**Work item**
Output should begin at the line holding "The line 17x" and end at the last line of the entries; print those lines verbatim and no others.

**Records for this exercise**

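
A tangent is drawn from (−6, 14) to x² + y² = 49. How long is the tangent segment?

√183

The centre is (0, 0) and r = 7. The square of the distance from P to the centre is 36 + 196 = 232.
The tangent meets the radius at right angles, so tangent² = |PO|² − r² = 232 − 49 = 183.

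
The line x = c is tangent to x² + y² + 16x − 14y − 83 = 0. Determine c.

For a tangent, require d(centre, line) = r = 14.
|1·(−8) + 0·7 − c| / √1 = 14
|c − (−8)| = 14, so c = 6 or c = −22.

c = −22 or c = 6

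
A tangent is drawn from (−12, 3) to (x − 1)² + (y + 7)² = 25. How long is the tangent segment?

The centre is (1, −7) and r = 5. The square of the distance from P to the centre is 169 + 100 = 269.
By the tangent–radius right angle, tangent length = √(|PO|² − r²) = √244 = 2√61.

2√61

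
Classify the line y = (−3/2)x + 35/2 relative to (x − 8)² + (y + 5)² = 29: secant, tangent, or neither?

d² = (3·8 + 2·(−5) − (35))²/13 = 441/13; r² = 29.
Since d² > r², the line lies outside the circle.

neither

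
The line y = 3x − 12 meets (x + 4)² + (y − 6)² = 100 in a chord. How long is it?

2√10

Express y = 3x − 12 and substitute into the circle:
10x² − 100x + 240 = 0  ⟹  x² − 10x + 24 = 0
x = 6 or x = 4, giving (6, 6) and (4, 0).
Chord length = distance between (6, 6) and (4, 0) = √40 = 2√10.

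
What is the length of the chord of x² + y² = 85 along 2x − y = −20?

2√5

Express y = 2x + 20 and substitute into the circle:
5x² + 80x + 315 = 0  ⟹  x² + 16x + 63 = 0
x = −7 or x = −9, giving (−7, 6) and (−9, 2).
|(−7, 6) − (−9, 2)| = √((2)² + (4)²) = 2√5.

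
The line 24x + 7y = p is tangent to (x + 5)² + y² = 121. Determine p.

Tangency holds when the distance from the centre (−5, 0) to the line equals the radius 11:
|24·(−5) + 7·0 − p| / √625 = 11
|p − (−120)| = 11·25, so p = 155 or p = −395.

p = −395 or p = 155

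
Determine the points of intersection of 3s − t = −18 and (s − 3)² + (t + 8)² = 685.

From the line, t = 3s + 18. Substituting:
10s² + 150s = 0  ⟹  s² + 15s = 0
s = 0 or s = −15, giving (0, 18) and (−15, −27).

(−15, −27) and (0, 18)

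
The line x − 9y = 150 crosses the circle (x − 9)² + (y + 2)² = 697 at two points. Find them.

(−12, −18) and (33, −13)

Express y = (−150 + x)/9 and substitute into the circle:
82x² − 1722x − 32472 = 0  ⟹  x² − 21x − 396 = 0
x = 33 or x = −12, giving (33, −13) and (−12, −18).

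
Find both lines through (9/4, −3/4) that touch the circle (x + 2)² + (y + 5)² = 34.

5x + 3y = 9 and 3x + 5y = 3

A line y − (−3/4) = m(x − (9/4)) is tangent when its distance from (−2, −5) is √34:
[m·(−17/4) − (−17/4)]² = 34(m² + 1)
15m² + 34m + 15 = 0, so m = −5/3 or m = −3/5.
With m = −5/3: 5x + 3y = 9. With m = −3/5: 3x + 5y = 3.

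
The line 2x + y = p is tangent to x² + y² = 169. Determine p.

Tangency holds when the distance from the centre (0, 0) to the line equals the radius 13:
|2·0 + 1·0 − p| / √5 = 13
|p| = 13√5.

p = ±13√5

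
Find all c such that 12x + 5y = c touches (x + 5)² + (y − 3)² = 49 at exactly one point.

For a tangent, require d(centre, line) = r = 7.
|12·(−5) + 5·3 − c| / √169 = 7
|c − (−45)| = 7·13, so c = 46 or c = −136.

c = −136 or c = 46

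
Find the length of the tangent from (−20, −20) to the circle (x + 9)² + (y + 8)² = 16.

Centre (−9, −8), r² = 16. |PO|² = (−11)² + (−12)² = 265.
Power of the point: PT² = |PO|² − r² = 249, so PT = √249.

√249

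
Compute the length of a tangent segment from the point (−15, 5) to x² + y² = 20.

√230

With centre O = (0, 0), |OP|² = 250 and r² = 20.
Power of the point: PT² = |PO|² − r² = 230, so PT = √230.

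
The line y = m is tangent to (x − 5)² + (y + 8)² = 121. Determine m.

m = −19 or m = 3

The line touches the circle iff its distance from (5, −8) is 11:
|0·5 + 1·(−8) − m| / √1 = 11
|m − (−8)| = 11, so m = 3 or m = −19.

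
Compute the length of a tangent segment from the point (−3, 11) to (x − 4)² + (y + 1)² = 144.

The centre is (4, −1) and r = 12. The square of the distance from P to the centre is 49 + 144 = 193.
The tangent meets the radius at right angles, so tangent² = |PO|² − r² = 193 − 144 = 49.

7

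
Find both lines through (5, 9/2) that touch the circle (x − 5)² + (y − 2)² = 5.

Let a tangent through (5, 9/2) have slope m. Its distance from (5, 2) must equal √5:
[m·(0) − (−5/2)]² = 5(m² + 1)
4m² − 1 = 0, so m = 1/2 or m = −1/2.
With m = 1/2: x − 2y = −4. With m = −1/2: x + 2y = 14.

x − 2y = −4 and x + 2y = 14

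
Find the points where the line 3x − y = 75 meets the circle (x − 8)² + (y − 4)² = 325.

Substitute y = 3x − 75:
10x² − 490x + 5980 = 0  ⟹  x² − 49x + 598 = 0
x = 26 or x = 23, giving (26, 3) and (23, −6).

(23, −6) and (26, 3)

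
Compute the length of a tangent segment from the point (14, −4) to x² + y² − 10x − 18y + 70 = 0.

With centre O = (5, 9), |OP|² = 250 and r² = 36.
The tangent meets the radius at right angles, so tangent² = |PO|² − r² = 250 − 36 = 214.

√214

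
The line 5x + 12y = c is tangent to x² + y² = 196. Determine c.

c = −182 or c = 182

The line touches the circle iff its distance from (0, 0) is 14:
|5·0 + 12·0 − c| / √169 = 14
|c| = 14·13, so c = 182 or c = −182.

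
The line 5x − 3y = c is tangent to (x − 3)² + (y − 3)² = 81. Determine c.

Tangency holds when the distance from the centre (3, 3) to the line equals the radius 9:
|5·3 − 3·3 − c| / √34 = 9
|c − (6)| = 9√34.

c = 6 ± 9√34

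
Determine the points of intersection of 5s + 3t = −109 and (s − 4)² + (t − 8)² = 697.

(−20, −3) and (−17, −8)

Express t = (−109 − 5s)/3 and substitute into the circle:
34s² + 1258s + 11560 = 0  ⟹  s² + 37s + 340 = 0
s = −17 or s = −20, giving (−17, −8) and (−20, −3).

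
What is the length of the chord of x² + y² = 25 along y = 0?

Express y = 0 and substitute into the circle:
x² − 25 = 0
x = 5 or x = −5, giving (5, 0) and (−5, 0).
|(5, 0) − (−5, 0)| = √((10)² + (0)²) = 10.

10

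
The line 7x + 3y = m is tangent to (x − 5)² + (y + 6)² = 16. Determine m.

m = 17 ± 4√58

For a tangent, require d(centre, line) = r = 4.
|7·5 + 3·(−6) − m| / √58 = 4
|m − (17)| = 4√58.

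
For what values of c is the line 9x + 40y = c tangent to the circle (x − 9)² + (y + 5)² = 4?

c = −201 or c = −37

For a tangent, require d(centre, line) = r = 2.
|9·9 + 40·(−5) − c| / √1681 = 2
|c − (−119)| = 2·41, so c = −37 or c = −201.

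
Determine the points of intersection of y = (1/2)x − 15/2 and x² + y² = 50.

From the line, y = (−15 + x)/2. Substituting:
5x² − 30x + 25 = 0  ⟹  x² − 6x + 5 = 0
x = 5 or x = 1, giving (5, −5) and (1, −7).

(1, −7) and (5, −5)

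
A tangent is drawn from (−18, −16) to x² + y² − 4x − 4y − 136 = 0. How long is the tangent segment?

2√145

The centre is (2, 2) and r = 12. The square of the distance from P to the centre is 400 + 324 = 724.
The tangent meets the radius at right angles, so tangent² = |PO|² − r² = 724 − 144 = 580.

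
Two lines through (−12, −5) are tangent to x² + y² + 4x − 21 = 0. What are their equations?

4x − 3y = −33 and y = −5

Write the tangent as mx − y + (−5 − m·(−12)) = 0 and set its distance from the centre to 5:
[m·(10) − (5)]² = 25(m² + 1)
3m² − 4m = 0, so m = 4/3 or m = 0.
With m = 4/3: 4x − 3y = −33. With m = 0: y = −5.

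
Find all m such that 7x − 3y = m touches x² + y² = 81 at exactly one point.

m = ±9√58

Tangency holds when the distance from the centre (0, 0) to the line equals the radius 9:
|7·0 − 3·0 − m| / √58 = 9
|m| = 9√58.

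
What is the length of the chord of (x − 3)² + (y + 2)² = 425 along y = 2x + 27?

12√5

Express y = 2x + 27 and substitute into the circle:
5x² + 110x + 425 = 0  ⟹  x² + 22x + 85 = 0
x = −5 or x = −17, giving (−5, 17) and (−17, −7).
Chord length = distance between (−5, 17) and (−17, −7) = √720 = 12√5.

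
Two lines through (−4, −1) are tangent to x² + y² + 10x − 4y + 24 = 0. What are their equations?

Let a tangent through (−4, −1) have slope m. Its distance from (−5, 2) must equal √5:
[m·(−1) − (3)]² = 5(m² + 1)
2m² − 3m − 2 = 0, so m = 2 or m = −1/2.
With m = 2: 2x − y = −7. With m = −1/2: x + 2y = −6.

2x − y = −7 and x + 2y = −6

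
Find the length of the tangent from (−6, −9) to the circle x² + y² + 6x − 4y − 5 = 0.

With centre O = (−3, 2), |OP|² = 130 and r² = 18.
By the tangent–radius right angle, tangent length = √(|PO|² − r²) = √112 = 4√7.

4√7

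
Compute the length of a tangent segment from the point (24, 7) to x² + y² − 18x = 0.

With centre O = (9, 0), |OP|² = 274 and r² = 81.
By the tangent–radius right angle, tangent length = √(|PO|² − r²) = √193.

√193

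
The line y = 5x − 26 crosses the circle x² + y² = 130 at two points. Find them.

From the line, y = 5x − 26. Substituting:
26x² − 260x + 546 = 0  ⟹  x² − 10x + 21 = 0
x = 7 or x = 3, giving (7, 9) and (3, −11).

(3, −11) and (7, 9)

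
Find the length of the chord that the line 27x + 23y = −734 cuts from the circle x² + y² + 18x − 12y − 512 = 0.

√1258

The distance from (−9, 6) to the line is 629/√1258, and r² = 629.
Chord = 2√(r² − d²) = 2·√(629/2) = √1258.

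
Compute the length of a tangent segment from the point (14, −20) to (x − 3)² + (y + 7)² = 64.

Centre (3, −7), r² = 64. |PO|² = (11)² + (−13)² = 290.
By the tangent–radius right angle, tangent length = √(|PO|² − r²) = √226.

√226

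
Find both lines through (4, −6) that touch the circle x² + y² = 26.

x + 5y = −26 and 5x − y = 26

Write the tangent as mx − y + (−6 − m·(4)) = 0 and set its distance from the centre to √26:
(−4m − (6))² = 26(m² + 1)
5m² − 24m − 5 = 0, so m = −1/5 or m = 5.
With m = −1/5: x + 5y = −26. With m = 5: 5x − y = 26.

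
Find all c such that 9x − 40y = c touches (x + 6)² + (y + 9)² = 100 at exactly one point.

For a tangent, require d(centre, line) = r = 10.
|9·(−6) − 40·(−9) − c| / √1681 = 10
|c − (306)| = 10·41, so c = 716 or c = −104.

c = −104 or c = 716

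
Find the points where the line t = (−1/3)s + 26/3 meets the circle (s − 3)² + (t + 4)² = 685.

(−16, 14) and (29, −1)

From the line, t = (26 − s)/3. Substituting:
10s² − 130s − 4640 = 0  ⟹  s² − 13s − 464 = 0
s = 29 or s = −16, giving (29, −1) and (−16, 14).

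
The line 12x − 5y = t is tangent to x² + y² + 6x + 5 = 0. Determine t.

The line touches the circle iff its distance from (−3, 0) is 2:
|12·(−3) − 5·0 − t| / √169 = 2
|t − (−36)| = 2·13, so t = −10 or t = −62.

t = −62 or t = −10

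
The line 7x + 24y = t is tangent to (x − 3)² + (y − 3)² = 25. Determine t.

Tangency holds when the distance from the centre (3, 3) to the line equals the radius 5:
|7·3 + 24·3 − t| / √625 = 5
|t − (93)| = 5·25, so t = 218 or t = −32.

t = −32 or t = 218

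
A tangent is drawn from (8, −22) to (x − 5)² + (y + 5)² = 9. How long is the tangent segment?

Centre (5, −5), r² = 9. |PO|² = (3)² + (−17)² = 298.
Power of the point: PT² = |PO|² − r² = 289, so PT = 17.

17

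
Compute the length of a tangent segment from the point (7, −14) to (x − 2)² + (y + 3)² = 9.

√137

Centre (2, −3), r² = 9. |PO|² = (5)² + (−11)² = 146.
The tangent meets the radius at right angles, so tangent² = |PO|² − r² = 146 − 9 = 137.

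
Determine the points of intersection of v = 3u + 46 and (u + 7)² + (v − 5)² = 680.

(−21, −17) and (−5, 31)

Express v = 3u + 46 and substitute into the circle:
10u² + 260u + 1050 = 0  ⟹  u² + 26u + 105 = 0
u = −5 or u = −21, giving (−5, 31) and (−21, −17).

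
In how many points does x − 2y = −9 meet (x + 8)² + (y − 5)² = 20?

Substituting the line into the circle gives 5x² + 62x + 177 = 0.
Δ = 3844 − 3540 = 304.
Two real roots: the line is a secant.

2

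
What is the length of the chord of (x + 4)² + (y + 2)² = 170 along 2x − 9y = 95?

Centre (−4, −2), r² = 170. Perpendicular distance d from centre to line = |−85| / √85 = 85/√85.
Half the chord is √(r² − d²) = √(85), so the full chord is 2√85.

2√85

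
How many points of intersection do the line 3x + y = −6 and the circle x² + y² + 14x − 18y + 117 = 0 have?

2

Substituting the line into the circle gives 10x² + 104x + 261 = 0.
Δ = 10816 − 10440 = 376.
Two real roots: the line is a secant.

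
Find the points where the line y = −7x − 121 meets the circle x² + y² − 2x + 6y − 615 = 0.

Express y = −7x − 121 and substitute into the circle:
50x² + 1650x + 13300 = 0  ⟹  x² + 33x + 266 = 0
x = −14 or x = −19, giving (−14, −23) and (−19, 12).

(−19, 12) and (−14, −23)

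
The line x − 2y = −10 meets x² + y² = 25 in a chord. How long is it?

2√5

Centre (0, 0), r² = 25. Perpendicular distance d from centre to line = |10| / √5 = 10/√5.
Chord = 2√(r² − d²) = 2·√(5) = 2√5.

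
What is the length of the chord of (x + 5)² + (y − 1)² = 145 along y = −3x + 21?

Centre (−5, 1), r² = 145. Perpendicular distance d from centre to line = |−35| / √10 = 35/√10.
Chord = 2√(r² − d²) = 2·√(45/2) = 3√10.

3√10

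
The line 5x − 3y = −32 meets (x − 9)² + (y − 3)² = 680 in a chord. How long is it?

The distance from (9, 3) to the line is 68/√34, and r² = 680.
Chord = 2√(r² − d²) = 2·√(544) = 8√34.

8√34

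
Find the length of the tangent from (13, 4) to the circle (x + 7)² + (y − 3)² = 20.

√381

Centre (−7, 3), r² = 20. |PO|² = (20)² + (1)² = 401.
The tangent meets the radius at right angles, so tangent² = |PO|² − r² = 401 − 20 = 381.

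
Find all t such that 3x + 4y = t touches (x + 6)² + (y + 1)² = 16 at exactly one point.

The line touches the circle iff its distance from (−6, −1) is 4:
|3·(−6) + 4·(−1) − t| / √25 = 4
|t − (−22)| = 4·5, so t = −2 or t = −42.

t = −42 or t = −2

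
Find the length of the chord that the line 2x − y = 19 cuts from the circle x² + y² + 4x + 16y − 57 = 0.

8√5

Express y = 2x − 19 and substitute into the circle:
5x² − 40x = 0  ⟹  x² − 8x = 0
x = 8 or x = 0, giving (8, −3) and (0, −19).
Chord length = distance between (8, −3) and (0, −19) = √320 = 8√5.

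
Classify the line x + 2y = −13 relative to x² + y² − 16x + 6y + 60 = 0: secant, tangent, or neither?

Centre (8, −3), r² = 13. Distance² from centre to line = (15)²/5 = 45.
Since d² > r², the line lies outside the circle.

neither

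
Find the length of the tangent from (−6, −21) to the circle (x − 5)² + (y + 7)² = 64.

Centre (5, −7), r² = 64. |PO|² = (−11)² + (−14)² = 317.
The tangent meets the radius at right angles, so tangent² = |PO|² − r² = 317 − 64 = 253.

√253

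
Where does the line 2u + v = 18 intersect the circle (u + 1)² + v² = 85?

Substitute v = −2u + 18:
5u² − 70u + 240 = 0  ⟹  u² − 14u + 48 = 0
u = 8 or u = 6, giving (8, 2) and (6, 6).

(6, 6) and (8, 2)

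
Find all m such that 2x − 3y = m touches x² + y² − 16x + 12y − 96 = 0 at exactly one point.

m = 34 ± 14√13

Tangency holds when the distance from the centre (8, −6) to the line equals the radius 14:
|2·8 − 3·(−6) − m| / √13 = 14
|m − (34)| = 14√13.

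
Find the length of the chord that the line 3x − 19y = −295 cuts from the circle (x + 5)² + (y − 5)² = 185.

√370

From the line, y = (295 + 3x)/19. Substituting:
370x² + 4810x − 17760 = 0  ⟹  x² + 13x − 48 = 0
x = 3 or x = −16, giving (3, 16) and (−16, 13).
Chord length = distance between (3, 16) and (−16, 13) = √370 = √370.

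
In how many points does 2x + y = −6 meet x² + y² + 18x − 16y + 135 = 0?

2

Substituting the line into the circle gives 5x² + 74x + 267 = 0.
Δ = 5476 − 5340 = 136.
Two real roots: the line is a secant.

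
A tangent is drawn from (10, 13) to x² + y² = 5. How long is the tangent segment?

2√66

Centre (0, 0), r² = 5. |PO|² = (10)² + (13)² = 269.
Power of the point: PT² = |PO|² − r² = 264, so PT = 2√66.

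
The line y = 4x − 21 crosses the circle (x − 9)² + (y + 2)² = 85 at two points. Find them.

(3, −9) and (7, 7)

From the line, y = 4x − 21. Substituting:
17x² − 170x + 357 = 0  ⟹  x² − 10x + 21 = 0
x = 7 or x = 3, giving (7, 7) and (3, −9).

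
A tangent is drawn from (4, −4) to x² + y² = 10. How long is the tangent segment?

√22

The centre is (0, 0) and r = √10. The square of the distance from P to the centre is 16 + 16 = 32.
Power of the point: PT² = |PO|² − r² = 22, so PT = √22.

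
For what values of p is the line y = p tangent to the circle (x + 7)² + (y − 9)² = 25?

p = 4 or p = 14

Tangency holds when the distance from the centre (−7, 9) to the line equals the radius 5:
|0·(−7) + 1·9 − p| / √1 = 5
|p − (9)| = 5, so p = 14 or p = 4.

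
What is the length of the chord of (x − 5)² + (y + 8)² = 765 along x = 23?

Centre (5, −8), r² = 765. Perpendicular distance d from centre to line = |−18| / √1 = 18.
Chord = 2√(r² − d²) = 2·√(441) = 42.

42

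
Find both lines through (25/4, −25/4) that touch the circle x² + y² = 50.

x − 7y = 50 and 7x − y = 50

Let a tangent through (25/4, −25/4) have slope m. Its distance from (0, 0) must equal 5√2:
[m·(−25/4) − (25/4)]² = 50(m² + 1)
7m² − 50m + 7 = 0, so m = 1/7 or m = 7.
With m = 1/7: x − 7y = 50. With m = 7: 7x − y = 50.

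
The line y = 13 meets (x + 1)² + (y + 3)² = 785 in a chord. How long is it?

The distance from (−1, −3) to the line is 16, and r² = 785.
Half the chord is √(r² − d²) = √(529), so the full chord is 46.

46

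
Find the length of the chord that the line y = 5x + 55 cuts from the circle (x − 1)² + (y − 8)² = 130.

Express y = 5x + 55 and substitute into the circle:
26x² + 468x + 2080 = 0  ⟹  x² + 18x + 80 = 0
x = −8 or x = −10, giving (−8, 15) and (−10, 5).
|(−8, 15) − (−10, 5)| = √((2)² + (10)²) = 2√26.

2√26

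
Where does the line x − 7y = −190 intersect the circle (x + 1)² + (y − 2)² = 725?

Express y = (190 + x)/7 and substitute into the circle:
50x² + 450x − 4500 = 0  ⟹  x² + 9x − 90 = 0
x = 6 or x = −15, giving (6, 28) and (−15, 25).

(−15, 25) and (6, 28)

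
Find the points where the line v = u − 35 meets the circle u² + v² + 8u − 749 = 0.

Express v = u − 35 and substitute into the circle:
2u² − 62u + 476 = 0  ⟹  u² − 31u + 238 = 0
u = 17 or u = 14, giving (17, −18) and (14, −21).

(14, −21) and (17, −18)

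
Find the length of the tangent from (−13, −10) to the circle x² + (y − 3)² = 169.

13

With centre O = (0, 3), |OP|² = 338 and r² = 169.
By the tangent–radius right angle, tangent length = √(|PO|² − r²) = √169 = 13.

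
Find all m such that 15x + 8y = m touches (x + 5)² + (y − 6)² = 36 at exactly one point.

For a tangent, require d(centre, line) = r = 6.
|15·(−5) + 8·6 − m| / √289 = 6
|m − (−27)| = 6·17, so m = 75 or m = −129.

m = −129 or m = 75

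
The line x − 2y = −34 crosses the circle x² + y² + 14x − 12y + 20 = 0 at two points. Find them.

(−14, 10) and (−6, 14)

Substitute y = (34 + x)/2:
5x² + 100x + 420 = 0  ⟹  x² + 20x + 84 = 0
x = −6 or x = −14, giving (−6, 14) and (−14, 10).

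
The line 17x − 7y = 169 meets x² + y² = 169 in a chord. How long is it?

Centre (0, 0), r² = 169. Perpendicular distance d from centre to line = |−169| / √338 = 169/√338.
Chord = 2√(r² − d²) = 2·√(169/2) = 13√2.

13√2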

**Response below**
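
The line 17x − 7y = 169 meets x² + y² = 169 in a chord. How long is it?

Centre (0, 0), r² = 169. Perpendicular distance d from centre to line = |−169| / √338 = 169/√338.
Chord = 2√(r² − d²) = 2·√(169/2) = 13√2.

13√2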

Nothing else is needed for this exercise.